**DATA SUPPLIED:**
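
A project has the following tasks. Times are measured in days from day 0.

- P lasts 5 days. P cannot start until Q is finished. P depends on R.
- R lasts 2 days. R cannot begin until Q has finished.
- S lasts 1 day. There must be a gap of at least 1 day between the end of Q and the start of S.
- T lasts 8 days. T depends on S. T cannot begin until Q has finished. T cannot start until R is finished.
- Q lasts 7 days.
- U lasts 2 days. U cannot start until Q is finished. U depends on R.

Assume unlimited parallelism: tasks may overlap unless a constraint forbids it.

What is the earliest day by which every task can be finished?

17

Q can start immediately at day 0; it finishes at day 7.
S cannot begin until Q (finishes day 7, plus 1-day gap → day 8). It runs from day 8 to 8 + 1 = day 9.
After Q (finishes day 7), R can start at day 7 and finishes at day 9.
U has to wait for Q (finishes day 7); R (finishes day 9). The latest of these is day 9, so U runs day 9 to 9 + 2 = day 11.
T needs all of S (finishes day 9); Q (finishes day 7); R (finishes day 9). That puts its earliest start at day 9; it finishes at 9 + 8 = day 17.
P has to wait for Q (finishes day 7); R (finishes day 9). The latest of these is day 9, so P runs day 9 to 9 + 5 = day 14.
All tasks are finished once the last one completes. Finish times: P at 14, Q at 7, R at 9, S at 9, T at 17, U at 11. The latest is day 17.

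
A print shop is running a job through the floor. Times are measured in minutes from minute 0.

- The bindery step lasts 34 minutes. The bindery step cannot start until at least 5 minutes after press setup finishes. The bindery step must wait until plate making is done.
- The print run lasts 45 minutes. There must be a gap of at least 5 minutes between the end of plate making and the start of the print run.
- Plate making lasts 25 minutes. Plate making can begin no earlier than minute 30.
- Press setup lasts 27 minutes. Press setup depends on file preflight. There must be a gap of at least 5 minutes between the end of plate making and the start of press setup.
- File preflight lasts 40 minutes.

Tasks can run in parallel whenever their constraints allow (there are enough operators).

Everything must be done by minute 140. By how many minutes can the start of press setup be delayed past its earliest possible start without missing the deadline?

After its own release at minute 30, plate making can start at minute 30 and finishes at minute 55.
Nothing blocks file preflight, so it runs from minute 0 to minute 40.
Press setup has to wait for file preflight (finishes minute 40); plate making (finishes minute 55, plus 5-minute gap → minute 60). The latest of these is minute 60, so press setup runs minute 60 to 60 + 27 = minute 87.

Working backward from the deadline:
Nothing follows the bindery step; the deadline of minute 140 is its only limit. It must start by 140 − 34 = minute 106.
Press setup feeds into the bindery step (must start by minute 106, minus 5-minute gap → minute 101); so press setup must finish by minute 101 and therefore start by minute 74.
So press setup can start as early as minute 60 and as late as minute 74, giving 74 − 60 = 14 minutes of slack.

14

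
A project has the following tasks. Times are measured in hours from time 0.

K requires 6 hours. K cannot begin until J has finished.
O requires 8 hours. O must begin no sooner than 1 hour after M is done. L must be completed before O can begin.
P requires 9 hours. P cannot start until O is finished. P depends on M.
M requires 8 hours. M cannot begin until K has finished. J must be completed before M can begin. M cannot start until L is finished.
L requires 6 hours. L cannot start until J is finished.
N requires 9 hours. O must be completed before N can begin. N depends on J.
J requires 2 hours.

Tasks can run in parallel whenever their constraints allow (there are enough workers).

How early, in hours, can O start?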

**ACTION ITEM:** Reply with one number: the count of lines in the entries that include the word "days".

**ANSWER TO THIS PROBLEM:** 6